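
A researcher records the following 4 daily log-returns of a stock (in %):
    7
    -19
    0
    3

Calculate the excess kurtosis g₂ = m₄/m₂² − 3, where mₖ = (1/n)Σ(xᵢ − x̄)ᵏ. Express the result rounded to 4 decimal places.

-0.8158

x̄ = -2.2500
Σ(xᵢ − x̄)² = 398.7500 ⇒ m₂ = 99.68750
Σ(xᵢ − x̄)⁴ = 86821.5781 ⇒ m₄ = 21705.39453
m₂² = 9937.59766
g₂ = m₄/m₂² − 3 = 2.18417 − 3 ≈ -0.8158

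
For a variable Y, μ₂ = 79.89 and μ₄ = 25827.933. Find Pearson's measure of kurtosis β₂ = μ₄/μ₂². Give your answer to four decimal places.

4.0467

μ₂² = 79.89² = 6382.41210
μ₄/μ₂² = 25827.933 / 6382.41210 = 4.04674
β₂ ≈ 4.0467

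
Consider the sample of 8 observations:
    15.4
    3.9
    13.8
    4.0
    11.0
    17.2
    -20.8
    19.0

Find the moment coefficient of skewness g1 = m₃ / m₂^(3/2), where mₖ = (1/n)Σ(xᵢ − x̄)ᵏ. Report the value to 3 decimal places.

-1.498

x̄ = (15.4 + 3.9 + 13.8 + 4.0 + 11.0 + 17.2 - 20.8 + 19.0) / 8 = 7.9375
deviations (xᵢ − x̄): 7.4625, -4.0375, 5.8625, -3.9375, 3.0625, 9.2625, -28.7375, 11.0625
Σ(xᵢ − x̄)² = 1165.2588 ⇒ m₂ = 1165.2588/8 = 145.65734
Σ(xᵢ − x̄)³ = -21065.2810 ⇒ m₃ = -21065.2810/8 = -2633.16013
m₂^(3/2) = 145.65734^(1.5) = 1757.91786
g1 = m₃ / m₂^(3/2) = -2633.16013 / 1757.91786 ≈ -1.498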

==============================

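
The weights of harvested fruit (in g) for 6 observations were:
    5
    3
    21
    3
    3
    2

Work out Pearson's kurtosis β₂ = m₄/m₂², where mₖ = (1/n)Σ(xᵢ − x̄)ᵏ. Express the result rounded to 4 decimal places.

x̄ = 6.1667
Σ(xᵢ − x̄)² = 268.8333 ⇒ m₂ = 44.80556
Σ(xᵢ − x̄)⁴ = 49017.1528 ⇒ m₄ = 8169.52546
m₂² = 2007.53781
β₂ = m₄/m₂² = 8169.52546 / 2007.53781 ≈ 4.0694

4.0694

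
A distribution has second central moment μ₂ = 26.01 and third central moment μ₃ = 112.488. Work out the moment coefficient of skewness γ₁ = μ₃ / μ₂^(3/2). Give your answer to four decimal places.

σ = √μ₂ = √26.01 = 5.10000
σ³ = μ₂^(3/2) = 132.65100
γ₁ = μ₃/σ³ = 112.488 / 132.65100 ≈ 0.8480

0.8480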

==============================

Filter the records, keeping only lines that contain "observations", and show those lines.

### OUTPUT FOR THIS TASK
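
Consider the sample of 8 observations:
The weights of harvested fruit (in g) for 6 observations were: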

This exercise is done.